# Dataset

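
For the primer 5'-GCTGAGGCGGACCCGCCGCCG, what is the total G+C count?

18

Base counts: C=9, A=2, G=9, T=1
G+C = 9 + 9 = 18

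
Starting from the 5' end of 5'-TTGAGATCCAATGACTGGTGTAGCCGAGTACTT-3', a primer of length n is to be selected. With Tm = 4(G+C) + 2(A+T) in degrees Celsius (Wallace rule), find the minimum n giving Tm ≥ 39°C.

First 14 bases: TTGAGATCCAATGA → Tm = 38°C (< 39°C)
First 15 bases: TTGAGATCCAATGAC → Tm = 42°C (≥ 39°C)
Each additional base adds 2°C (A/T) or 4°C (G/C), so Tm is non-decreasing in n; n = 15 is the first length to reach 39°C.

n = 15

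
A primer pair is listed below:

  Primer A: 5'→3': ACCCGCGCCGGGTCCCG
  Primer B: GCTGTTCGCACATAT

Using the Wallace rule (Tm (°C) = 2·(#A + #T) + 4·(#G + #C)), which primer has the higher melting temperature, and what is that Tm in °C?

Primer A: A+T=2, G+C=15 → Tm = 2(2)+4(15) = 64°C
Primer B: A+T=8, G+C=7 → Tm = 2(8)+4(7) = 44°C
64°C vs 44°C → primer A is higher.

Primer A, 64°C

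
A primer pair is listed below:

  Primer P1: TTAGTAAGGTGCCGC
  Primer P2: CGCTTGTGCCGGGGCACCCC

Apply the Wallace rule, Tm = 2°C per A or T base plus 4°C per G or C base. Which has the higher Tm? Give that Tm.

Primer P1: A+T=7, G+C=8 → Tm = 2(7)+4(8) = 46°C
Primer P2: A+T=4, G+C=16 → Tm = 2(4)+4(16) = 72°C
46°C vs 72°C → primer P2 is higher.

Primer P2, 72°C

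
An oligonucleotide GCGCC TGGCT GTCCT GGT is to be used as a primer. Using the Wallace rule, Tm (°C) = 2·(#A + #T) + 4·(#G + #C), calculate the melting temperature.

62°C

G=7, A=0, T=5, C=6
A+T = 5, G+C = 13
Tm = 4·13 + 2·5 = 52 + 10 = 62°C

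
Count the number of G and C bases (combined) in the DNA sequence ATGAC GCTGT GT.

6

G=4, C=2, A=2, T=4
Total G or C: 4 + 2 = 6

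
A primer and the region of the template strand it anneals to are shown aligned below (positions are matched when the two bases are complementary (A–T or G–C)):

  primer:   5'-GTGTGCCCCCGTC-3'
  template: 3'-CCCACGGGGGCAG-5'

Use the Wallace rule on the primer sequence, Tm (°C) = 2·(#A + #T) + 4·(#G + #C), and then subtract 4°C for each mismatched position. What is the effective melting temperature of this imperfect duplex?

42°C

Primer base counts: A=0, T=3, G=4, C=6 → A+T=3, G+C=10
Perfect-match Tm = 2(3) + 4(10) = 6 + 40 = 46°C
Mismatches (positions where the bases are not complementary): 1 (at position 2)
Effective Tm = 46 − 1×4 = 46 − 4 = 42°C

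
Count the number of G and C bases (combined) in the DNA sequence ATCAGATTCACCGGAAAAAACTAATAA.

Base counts: C=5, T=5, G=3, A=14
Total G or C: 3 + 5 = 8

8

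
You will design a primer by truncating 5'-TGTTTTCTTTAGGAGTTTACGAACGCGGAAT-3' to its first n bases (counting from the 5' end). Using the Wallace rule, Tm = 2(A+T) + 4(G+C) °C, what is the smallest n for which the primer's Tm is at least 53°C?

n = 21

First 20 bases: TGTTTTCTTTAGGAGTTTAC → Tm = 52°C (< 53°C)
First 21 bases: TGTTTTCTTTAGGAGTTTACG → Tm = 56°C (≥ 53°C)
Each additional base adds 2°C (A/T) or 4°C (G/C), so Tm is non-decreasing in n; n = 21 is the first length to reach 53°C.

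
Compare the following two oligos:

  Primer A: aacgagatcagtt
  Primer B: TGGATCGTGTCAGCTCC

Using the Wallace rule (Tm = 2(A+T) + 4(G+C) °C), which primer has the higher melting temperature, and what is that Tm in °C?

Primer B, 54°C

Primer A: A+T=8, G+C=5 → Tm = 2(8)+4(5) = 36°C
Primer B: A+T=7, G+C=10 → Tm = 2(7)+4(10) = 54°C
36°C vs 54°C → primer B is higher.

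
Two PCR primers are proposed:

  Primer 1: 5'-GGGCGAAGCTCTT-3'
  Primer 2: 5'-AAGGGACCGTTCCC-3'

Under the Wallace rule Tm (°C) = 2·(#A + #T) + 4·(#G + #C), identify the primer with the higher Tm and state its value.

Primer 1: A+T=5, G+C=8 → Tm = 2(5)+4(8) = 42°C
Primer 2: A+T=5, G+C=9 → Tm = 2(5)+4(9) = 46°C
42°C vs 46°C → primer 2 is higher.

Primer 2, 46°C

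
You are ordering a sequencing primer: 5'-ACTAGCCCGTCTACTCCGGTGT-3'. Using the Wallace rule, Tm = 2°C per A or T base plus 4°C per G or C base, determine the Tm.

Base counts: A=3, T=6, G=5, C=8
AT pairs contribute 9, GC pairs contribute 13.
Tm = 2×9 + 4×13 = 70°C

70°C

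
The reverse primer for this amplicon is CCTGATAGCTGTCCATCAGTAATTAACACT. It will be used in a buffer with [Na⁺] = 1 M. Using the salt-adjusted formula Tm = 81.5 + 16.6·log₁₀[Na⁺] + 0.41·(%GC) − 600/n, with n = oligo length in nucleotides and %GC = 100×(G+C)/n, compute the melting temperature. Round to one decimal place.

77.9°C

Length n = 30. T=9, C=8, A=9, G=4
G+C = 12, so %GC = 12/30 × 100 = 40%
Salt term: 16.6 × (0) = 0
GC term: 0.41 × 40 = 16.4; length term: −600/30 = −20
Tm = 81.5 + (0) + 16.4 − 20 = 77.9 → 77.9°C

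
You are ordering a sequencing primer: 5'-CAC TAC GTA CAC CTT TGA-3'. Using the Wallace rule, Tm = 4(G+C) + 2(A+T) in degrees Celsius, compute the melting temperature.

Base counts: T=5, A=5, C=6, G=2
So N_AT = 10 and N_GC = 8.
Tm = 4·8 + 2·10 = 32 + 20 = 52°C

52°C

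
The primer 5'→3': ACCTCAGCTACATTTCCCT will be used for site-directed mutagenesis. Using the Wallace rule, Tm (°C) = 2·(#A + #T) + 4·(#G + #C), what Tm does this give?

56°C

C=8, A=4, T=6, G=1
AT pairs contribute 10, GC pairs contribute 9.
Tm = 2×10 + 4×9 = 56°C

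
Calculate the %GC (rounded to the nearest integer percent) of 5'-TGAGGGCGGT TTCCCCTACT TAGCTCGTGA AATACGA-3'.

51%

Counting bases: C=9, A=8, T=10, G=10
G+C = 10 + 9 = 19 out of 37 bases
%GC = 19/37 × 100 = 51.35% ≈ 51%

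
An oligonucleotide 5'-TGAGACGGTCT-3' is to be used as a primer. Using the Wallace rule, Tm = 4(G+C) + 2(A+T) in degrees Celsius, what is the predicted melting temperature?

34°C

C=2, A=2, T=3, G=4
A+T = 5, G+C = 6
Tm = 4·6 + 2·5 = 24 + 10 = 34°C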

# Assignment
Please print the records above exactly, leaving nothing out.

# Answer for this exercise
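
For the primer 5'-GCTGAGGCGGACCCGCCGCCG, what is the total G+C count?

18

Base counts: C=9, A=2, G=9, T=1
G+C = 9 + 9 = 18

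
Starting from the 5' end of 5'-TTGAGATCCAATGACTGGTGTAGCCGAGTACTT-3', a primer of length n is to be selected. With Tm = 4(G+C) + 2(A+T) in degrees Celsius (Wallace rule), find the minimum n giving Tm ≥ 39°C.

First 14 bases: TTGAGATCCAATGA → Tm = 38°C (< 39°C)
First 15 bases: TTGAGATCCAATGAC → Tm = 42°C (≥ 39°C)
Each additional base adds 2°C (A/T) or 4°C (G/C), so Tm is non-decreasing in n; n = 15 is the first length to reach 39°C.

n = 15

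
A primer pair is listed below:

  Primer A: 5'→3': ACCCGCGCCGGGTCCCG
  Primer B: GCTGTTCGCACATAT

Using the Wallace rule (Tm (°C) = 2·(#A + #T) + 4·(#G + #C)), which primer has the higher melting temperature, and what is that Tm in °C?

Primer A: A+T=2, G+C=15 → Tm = 2(2)+4(15) = 64°C
Primer B: A+T=8, G+C=7 → Tm = 2(8)+4(7) = 44°C
64°C vs 44°C → primer A is higher.

Primer A, 64°C

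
A primer pair is listed below:

  Primer P1: TTAGTAAGGTGCCGC
  Primer P2: CGCTTGTGCCGGGGCACCCC

Apply the Wallace rule, Tm = 2°C per A or T base plus 4°C per G or C base. Which has the higher Tm? Give that Tm.

Primer P1: A+T=7, G+C=8 → Tm = 2(7)+4(8) = 46°C
Primer P2: A+T=4, G+C=16 → Tm = 2(4)+4(16) = 72°C
46°C vs 72°C → primer P2 is higher.

Primer P2, 72°C

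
An oligonucleotide GCGCC TGGCT GTCCT GGT is to be used as a primer. Using the Wallace rule, Tm (°C) = 2·(#A + #T) + 4·(#G + #C), calculate the melting temperature.

62°C

G=7, A=0, T=5, C=6
A+T = 5, G+C = 13
Tm = 4·13 + 2·5 = 52 + 10 = 62°C

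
Count the number of G and C bases (combined) in the DNA sequence ATGAC GCTGT GT.

6

G=4, C=2, A=2, T=4
Total G or C: 4 + 2 = 6

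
A primer and the region of the template strand it anneals to are shown aligned below (positions are matched when the two bases are complementary (A–T or G–C)):

  primer:   5'-GTGTGCCCCCGTC-3'
  template: 3'-CCCACGGGGGCAG-5'

Use the Wallace rule on the primer sequence, Tm (°C) = 2·(#A + #T) + 4·(#G + #C), and then subtract 4°C for each mismatched position. What is the effective melting temperature of this imperfect duplex?

42°C

Primer base counts: A=0, T=3, G=4, C=6 → A+T=3, G+C=10
Perfect-match Tm = 2(3) + 4(10) = 6 + 40 = 46°C
Mismatches (positions where the bases are not complementary): 1 (at position 2)
Effective Tm = 46 − 1×4 = 46 − 4 = 42°C

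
Count the number of G and C bases (combined) in the DNA sequence ATCAGATTCACCGGAAAAAACTAATAA.

Base counts: C=5, T=5, G=3, A=14
Total G or C: 3 + 5 = 8

8

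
You will design a primer by truncating 5'-TGTTTTCTTTAGGAGTTTACGAACGCGGAAT-3' to its first n bases (counting from the 5' end). Using the Wallace rule, Tm = 2(A+T) + 4(G+C) °C, what is the smallest n for which the primer's Tm is at least 53°C?

n = 21

First 20 bases: TGTTTTCTTTAGGAGTTTAC → Tm = 52°C (< 53°C)
First 21 bases: TGTTTTCTTTAGGAGTTTACG → Tm = 56°C (≥ 53°C)
Each additional base adds 2°C (A/T) or 4°C (G/C), so Tm is non-decreasing in n; n = 21 is the first length to reach 53°C.

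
Compare the following two oligos:

  Primer A: aacgagatcagtt
  Primer B: TGGATCGTGTCAGCTCC

Using the Wallace rule (Tm = 2(A+T) + 4(G+C) °C), which primer has the higher melting temperature, and what is that Tm in °C?

Primer B, 54°C

Primer A: A+T=8, G+C=5 → Tm = 2(8)+4(5) = 36°C
Primer B: A+T=7, G+C=10 → Tm = 2(7)+4(10) = 54°C
36°C vs 54°C → primer B is higher.

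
Two PCR primers are proposed:

  Primer 1: 5'-GGGCGAAGCTCTT-3'
  Primer 2: 5'-AAGGGACCGTTCCC-3'

Under the Wallace rule Tm (°C) = 2·(#A + #T) + 4·(#G + #C), identify the primer with the higher Tm and state its value.

Primer 1: A+T=5, G+C=8 → Tm = 2(5)+4(8) = 42°C
Primer 2: A+T=5, G+C=9 → Tm = 2(5)+4(9) = 46°C
42°C vs 46°C → primer 2 is higher.

Primer 2, 46°C

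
You are ordering a sequencing primer: 5'-ACTAGCCCGTCTACTCCGGTGT-3'. Using the Wallace rule, Tm = 2°C per A or T base plus 4°C per G or C base, determine the Tm.

Base counts: A=3, T=6, G=5, C=8
AT pairs contribute 9, GC pairs contribute 13.
Tm = 2×9 + 4×13 = 70°C

70°C

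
The reverse primer for this amplicon is CCTGATAGCTGTCCATCAGTAATTAACACT. It will be used in a buffer with [Na⁺] = 1 M. Using the salt-adjusted formula Tm = 81.5 + 16.6·log₁₀[Na⁺] + 0.41·(%GC) − 600/n, with n = oligo length in nucleotides and %GC = 100×(G+C)/n, compute the melting temperature. Round to one decimal place.

77.9°C

Length n = 30. T=9, C=8, A=9, G=4
G+C = 12, so %GC = 12/30 × 100 = 40%
Salt term: 16.6 × (0) = 0
GC term: 0.41 × 40 = 16.4; length term: −600/30 = −20
Tm = 81.5 + (0) + 16.4 − 20 = 77.9 → 77.9°C

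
You are ordering a sequencing primer: 5'-CAC TAC GTA CAC CTT TGA-3'. Using the Wallace rule, Tm = 4(G+C) + 2(A+T) in degrees Celsius, compute the melting temperature.

Base counts: T=5, A=5, C=6, G=2
So N_AT = 10 and N_GC = 8.
Tm = 4·8 + 2·10 = 32 + 20 = 52°C

52°C

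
The primer 5'→3': ACCTCAGCTACATTTCCCT will be used for site-directed mutagenesis. Using the Wallace rule, Tm (°C) = 2·(#A + #T) + 4·(#G + #C), what Tm does this give?

56°C

C=8, A=4, T=6, G=1
AT pairs contribute 10, GC pairs contribute 9.
Tm = 2×10 + 4×9 = 56°C

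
Calculate the %GC (rounded to the nearest integer percent) of 5'-TGAGGGCGGT TTCCCCTACT TAGCTCGTGA AATACGA-3'.

51%

Counting bases: C=9, A=8, T=10, G=10
G+C = 10 + 9 = 19 out of 37 bases
%GC = 19/37 × 100 = 51.35% ≈ 51%

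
An oligonucleotide 5'-TGAGACGGTCT-3' is to be used as a primer. Using the Wallace rule, Tm = 4(G+C) + 2(A+T) in degrees Celsius, what is the predicted melting temperature?

34°C

C=2, A=2, T=3, G=4
A+T = 5, G+C = 6
Tm = 4·6 + 2·5 = 24 + 10 = 34°C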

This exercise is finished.